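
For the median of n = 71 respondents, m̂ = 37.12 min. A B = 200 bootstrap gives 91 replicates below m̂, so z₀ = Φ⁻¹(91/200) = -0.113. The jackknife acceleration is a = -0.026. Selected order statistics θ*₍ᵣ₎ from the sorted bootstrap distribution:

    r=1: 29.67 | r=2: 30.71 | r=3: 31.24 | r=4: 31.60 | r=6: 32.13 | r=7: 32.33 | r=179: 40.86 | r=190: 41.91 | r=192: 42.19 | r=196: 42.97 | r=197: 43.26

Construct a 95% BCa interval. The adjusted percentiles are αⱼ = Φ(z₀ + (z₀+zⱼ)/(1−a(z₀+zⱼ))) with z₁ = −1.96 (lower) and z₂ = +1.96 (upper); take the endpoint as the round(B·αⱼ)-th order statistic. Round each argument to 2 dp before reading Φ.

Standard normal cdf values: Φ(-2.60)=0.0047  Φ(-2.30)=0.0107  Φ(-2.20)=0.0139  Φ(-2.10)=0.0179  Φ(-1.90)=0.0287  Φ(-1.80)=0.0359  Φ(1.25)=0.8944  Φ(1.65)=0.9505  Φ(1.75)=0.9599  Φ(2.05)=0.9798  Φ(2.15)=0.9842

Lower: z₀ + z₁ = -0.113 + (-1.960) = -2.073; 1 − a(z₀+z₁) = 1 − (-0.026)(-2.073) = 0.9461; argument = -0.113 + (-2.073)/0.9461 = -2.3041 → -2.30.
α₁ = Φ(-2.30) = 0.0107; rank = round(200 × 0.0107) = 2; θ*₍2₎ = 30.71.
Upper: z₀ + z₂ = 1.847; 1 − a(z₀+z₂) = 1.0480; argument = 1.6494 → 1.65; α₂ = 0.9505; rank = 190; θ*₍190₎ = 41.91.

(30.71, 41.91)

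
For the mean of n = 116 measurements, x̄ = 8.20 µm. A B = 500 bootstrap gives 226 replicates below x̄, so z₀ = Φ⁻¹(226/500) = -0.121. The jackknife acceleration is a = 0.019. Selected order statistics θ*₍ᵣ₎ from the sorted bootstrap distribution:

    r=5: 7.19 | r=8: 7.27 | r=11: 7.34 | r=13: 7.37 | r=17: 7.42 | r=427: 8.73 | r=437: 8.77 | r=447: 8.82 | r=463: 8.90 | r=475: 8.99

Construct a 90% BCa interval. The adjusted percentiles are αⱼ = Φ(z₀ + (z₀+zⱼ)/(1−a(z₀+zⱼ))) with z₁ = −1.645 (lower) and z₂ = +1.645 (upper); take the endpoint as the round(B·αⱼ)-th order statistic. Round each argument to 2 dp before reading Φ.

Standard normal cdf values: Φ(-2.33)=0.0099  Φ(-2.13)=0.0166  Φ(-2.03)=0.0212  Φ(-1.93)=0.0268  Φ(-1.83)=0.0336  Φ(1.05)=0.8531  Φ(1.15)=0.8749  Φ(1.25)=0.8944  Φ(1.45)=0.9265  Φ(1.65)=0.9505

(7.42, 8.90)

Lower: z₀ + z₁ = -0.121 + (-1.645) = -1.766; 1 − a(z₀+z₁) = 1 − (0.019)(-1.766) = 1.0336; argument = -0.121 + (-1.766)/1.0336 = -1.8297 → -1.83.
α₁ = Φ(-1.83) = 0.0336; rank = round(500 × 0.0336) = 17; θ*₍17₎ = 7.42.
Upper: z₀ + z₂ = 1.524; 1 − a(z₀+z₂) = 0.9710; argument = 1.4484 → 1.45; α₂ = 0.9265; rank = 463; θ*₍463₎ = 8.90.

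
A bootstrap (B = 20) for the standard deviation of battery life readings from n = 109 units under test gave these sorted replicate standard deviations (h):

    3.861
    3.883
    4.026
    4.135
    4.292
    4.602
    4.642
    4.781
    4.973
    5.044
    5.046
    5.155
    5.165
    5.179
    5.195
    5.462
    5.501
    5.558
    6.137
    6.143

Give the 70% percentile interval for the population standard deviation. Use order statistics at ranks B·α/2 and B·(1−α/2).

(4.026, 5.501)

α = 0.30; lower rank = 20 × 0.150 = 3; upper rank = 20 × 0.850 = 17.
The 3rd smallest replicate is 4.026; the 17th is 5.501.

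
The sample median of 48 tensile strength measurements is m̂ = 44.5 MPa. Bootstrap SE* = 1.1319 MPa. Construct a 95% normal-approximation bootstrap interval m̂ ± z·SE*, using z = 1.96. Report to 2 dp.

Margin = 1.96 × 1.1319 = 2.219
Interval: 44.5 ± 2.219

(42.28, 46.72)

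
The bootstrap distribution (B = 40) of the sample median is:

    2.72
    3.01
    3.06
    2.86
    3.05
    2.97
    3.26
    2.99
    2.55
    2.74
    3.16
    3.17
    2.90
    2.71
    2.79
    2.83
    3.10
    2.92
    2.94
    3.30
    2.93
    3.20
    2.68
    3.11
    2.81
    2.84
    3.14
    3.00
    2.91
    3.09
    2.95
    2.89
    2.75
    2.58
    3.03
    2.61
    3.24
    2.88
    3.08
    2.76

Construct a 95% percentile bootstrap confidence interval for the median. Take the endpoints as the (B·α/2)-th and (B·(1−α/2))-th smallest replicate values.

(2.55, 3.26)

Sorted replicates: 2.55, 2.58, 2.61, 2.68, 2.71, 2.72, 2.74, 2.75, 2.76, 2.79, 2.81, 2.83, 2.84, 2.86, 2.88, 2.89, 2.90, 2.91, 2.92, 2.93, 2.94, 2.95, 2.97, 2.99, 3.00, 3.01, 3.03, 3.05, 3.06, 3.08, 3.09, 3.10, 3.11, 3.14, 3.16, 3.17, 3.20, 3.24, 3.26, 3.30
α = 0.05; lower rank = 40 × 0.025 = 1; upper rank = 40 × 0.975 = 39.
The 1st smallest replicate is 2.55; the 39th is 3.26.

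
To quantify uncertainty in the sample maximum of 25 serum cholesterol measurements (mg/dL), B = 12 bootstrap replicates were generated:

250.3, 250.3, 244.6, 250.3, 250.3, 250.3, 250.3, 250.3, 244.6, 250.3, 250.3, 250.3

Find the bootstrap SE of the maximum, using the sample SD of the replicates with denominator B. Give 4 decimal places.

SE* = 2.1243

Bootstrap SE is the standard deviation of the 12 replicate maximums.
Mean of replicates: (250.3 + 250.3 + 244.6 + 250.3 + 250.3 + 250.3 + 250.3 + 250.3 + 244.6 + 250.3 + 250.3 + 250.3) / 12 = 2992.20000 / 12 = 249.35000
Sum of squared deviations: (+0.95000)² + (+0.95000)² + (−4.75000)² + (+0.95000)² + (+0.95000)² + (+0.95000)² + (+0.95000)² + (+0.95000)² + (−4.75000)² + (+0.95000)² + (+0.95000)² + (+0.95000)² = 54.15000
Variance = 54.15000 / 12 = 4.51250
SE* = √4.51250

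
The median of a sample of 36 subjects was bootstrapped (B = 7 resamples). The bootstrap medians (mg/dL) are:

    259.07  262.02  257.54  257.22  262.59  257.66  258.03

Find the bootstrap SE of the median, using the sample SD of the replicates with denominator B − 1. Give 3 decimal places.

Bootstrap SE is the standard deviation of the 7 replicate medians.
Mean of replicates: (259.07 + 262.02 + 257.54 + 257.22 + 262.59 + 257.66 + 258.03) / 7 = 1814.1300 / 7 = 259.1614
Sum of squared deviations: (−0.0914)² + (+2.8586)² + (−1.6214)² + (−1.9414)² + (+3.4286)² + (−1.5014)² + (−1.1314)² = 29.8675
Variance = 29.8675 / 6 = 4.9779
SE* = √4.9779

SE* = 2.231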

···

Activity –
Return all of the data exactly as it reads.

Response below –
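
For the median of n = 71 respondents, m̂ = 37.12 min. A B = 200 bootstrap gives 91 replicates below m̂, so z₀ = Φ⁻¹(91/200) = -0.113. The jackknife acceleration is a = -0.026. Selected order statistics θ*₍ᵣ₎ from the sorted bootstrap distribution:

    r=1: 29.67 | r=2: 30.71 | r=3: 31.24 | r=4: 31.60 | r=6: 32.13 | r=7: 32.33 | r=179: 40.86 | r=190: 41.91 | r=192: 42.19 | r=196: 42.97 | r=197: 43.26

Construct a 95% BCa interval. The adjusted percentiles are αⱼ = Φ(z₀ + (z₀+zⱼ)/(1−a(z₀+zⱼ))) with z₁ = −1.96 (lower) and z₂ = +1.96 (upper); take the endpoint as the round(B·αⱼ)-th order statistic. Round each argument to 2 dp before reading Φ.

Standard normal cdf values: Φ(-2.60)=0.0047  Φ(-2.30)=0.0107  Φ(-2.20)=0.0139  Φ(-2.10)=0.0179  Φ(-1.90)=0.0287  Φ(-1.80)=0.0359  Φ(1.25)=0.8944  Φ(1.65)=0.9505  Φ(1.75)=0.9599  Φ(2.05)=0.9798  Φ(2.15)=0.9842

Lower: z₀ + z₁ = -0.113 + (-1.960) = -2.073; 1 − a(z₀+z₁) = 1 − (-0.026)(-2.073) = 0.9461; argument = -0.113 + (-2.073)/0.9461 = -2.3041 → -2.30.
α₁ = Φ(-2.30) = 0.0107; rank = round(200 × 0.0107) = 2; θ*₍2₎ = 30.71.
Upper: z₀ + z₂ = 1.847; 1 − a(z₀+z₂) = 1.0480; argument = 1.6494 → 1.65; α₂ = 0.9505; rank = 190; θ*₍190₎ = 41.91.

(30.71, 41.91)

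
For the mean of n = 116 measurements, x̄ = 8.20 µm. A B = 500 bootstrap gives 226 replicates below x̄, so z₀ = Φ⁻¹(226/500) = -0.121. The jackknife acceleration is a = 0.019. Selected order statistics θ*₍ᵣ₎ from the sorted bootstrap distribution:

    r=5: 7.19 | r=8: 7.27 | r=11: 7.34 | r=13: 7.37 | r=17: 7.42 | r=427: 8.73 | r=437: 8.77 | r=447: 8.82 | r=463: 8.90 | r=475: 8.99

Construct a 90% BCa interval. The adjusted percentiles are αⱼ = Φ(z₀ + (z₀+zⱼ)/(1−a(z₀+zⱼ))) with z₁ = −1.645 (lower) and z₂ = +1.645 (upper); take the endpoint as the round(B·αⱼ)-th order statistic. Round each argument to 2 dp before reading Φ.

Standard normal cdf values: Φ(-2.33)=0.0099  Φ(-2.13)=0.0166  Φ(-2.03)=0.0212  Φ(-1.93)=0.0268  Φ(-1.83)=0.0336  Φ(1.05)=0.8531  Φ(1.15)=0.8749  Φ(1.25)=0.8944  Φ(1.45)=0.9265  Φ(1.65)=0.9505

(7.42, 8.90)

Lower: z₀ + z₁ = -0.121 + (-1.645) = -1.766; 1 − a(z₀+z₁) = 1 − (0.019)(-1.766) = 1.0336; argument = -0.121 + (-1.766)/1.0336 = -1.8297 → -1.83.
α₁ = Φ(-1.83) = 0.0336; rank = round(500 × 0.0336) = 17; θ*₍17₎ = 7.42.
Upper: z₀ + z₂ = 1.524; 1 − a(z₀+z₂) = 0.9710; argument = 1.4484 → 1.45; α₂ = 0.9265; rank = 463; θ*₍463₎ = 8.90.

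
A bootstrap (B = 20) for the standard deviation of battery life readings from n = 109 units under test gave these sorted replicate standard deviations (h):

    3.861
    3.883
    4.026
    4.135
    4.292
    4.602
    4.642
    4.781
    4.973
    5.044
    5.046
    5.155
    5.165
    5.179
    5.195
    5.462
    5.501
    5.558
    6.137
    6.143

Give the 70% percentile interval for the population standard deviation. Use order statistics at ranks B·α/2 and B·(1−α/2).

(4.026, 5.501)

α = 0.30; lower rank = 20 × 0.150 = 3; upper rank = 20 × 0.850 = 17.
The 3rd smallest replicate is 4.026; the 17th is 5.501.

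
The sample median of 48 tensile strength measurements is m̂ = 44.5 MPa. Bootstrap SE* = 1.1319 MPa. Construct a 95% normal-approximation bootstrap interval m̂ ± z·SE*, using z = 1.96. Report to 2 dp.

Margin = 1.96 × 1.1319 = 2.219
Interval: 44.5 ± 2.219

(42.28, 46.72)

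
The bootstrap distribution (B = 40) of the sample median is:

    2.72
    3.01
    3.06
    2.86
    3.05
    2.97
    3.26
    2.99
    2.55
    2.74
    3.16
    3.17
    2.90
    2.71
    2.79
    2.83
    3.10
    2.92
    2.94
    3.30
    2.93
    3.20
    2.68
    3.11
    2.81
    2.84
    3.14
    3.00
    2.91
    3.09
    2.95
    2.89
    2.75
    2.58
    3.03
    2.61
    3.24
    2.88
    3.08
    2.76

Construct a 95% percentile bootstrap confidence interval for the median. Take the endpoints as the (B·α/2)-th and (B·(1−α/2))-th smallest replicate values.

(2.55, 3.26)

Sorted replicates: 2.55, 2.58, 2.61, 2.68, 2.71, 2.72, 2.74, 2.75, 2.76, 2.79, 2.81, 2.83, 2.84, 2.86, 2.88, 2.89, 2.90, 2.91, 2.92, 2.93, 2.94, 2.95, 2.97, 2.99, 3.00, 3.01, 3.03, 3.05, 3.06, 3.08, 3.09, 3.10, 3.11, 3.14, 3.16, 3.17, 3.20, 3.24, 3.26, 3.30
α = 0.05; lower rank = 40 × 0.025 = 1; upper rank = 40 × 0.975 = 39.
The 1st smallest replicate is 2.55; the 39th is 3.26.

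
To quantify uncertainty in the sample maximum of 25 serum cholesterol measurements (mg/dL), B = 12 bootstrap replicates were generated:

250.3, 250.3, 244.6, 250.3, 250.3, 250.3, 250.3, 250.3, 244.6, 250.3, 250.3, 250.3

Find the bootstrap SE of the maximum, using the sample SD of the replicates with denominator B. Give 4 decimal places.

SE* = 2.1243

Bootstrap SE is the standard deviation of the 12 replicate maximums.
Mean of replicates: (250.3 + 250.3 + 244.6 + 250.3 + 250.3 + 250.3 + 250.3 + 250.3 + 244.6 + 250.3 + 250.3 + 250.3) / 12 = 2992.20000 / 12 = 249.35000
Sum of squared deviations: (+0.95000)² + (+0.95000)² + (−4.75000)² + (+0.95000)² + (+0.95000)² + (+0.95000)² + (+0.95000)² + (+0.95000)² + (−4.75000)² + (+0.95000)² + (+0.95000)² + (+0.95000)² = 54.15000
Variance = 54.15000 / 12 = 4.51250
SE* = √4.51250

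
The median of a sample of 36 subjects was bootstrapped (B = 7 resamples). The bootstrap medians (mg/dL) are:

    259.07  262.02  257.54  257.22  262.59  257.66  258.03

Find the bootstrap SE of the median, using the sample SD of the replicates with denominator B − 1. Give 3 decimal places.

Bootstrap SE is the standard deviation of the 7 replicate medians.
Mean of replicates: (259.07 + 262.02 + 257.54 + 257.22 + 262.59 + 257.66 + 258.03) / 7 = 1814.1300 / 7 = 259.1614
Sum of squared deviations: (−0.0914)² + (+2.8586)² + (−1.6214)² + (−1.9414)² + (+3.4286)² + (−1.5014)² + (−1.1314)² = 29.8675
Variance = 29.8675 / 6 = 4.9779
SE* = √4.9779

SE* = 2.231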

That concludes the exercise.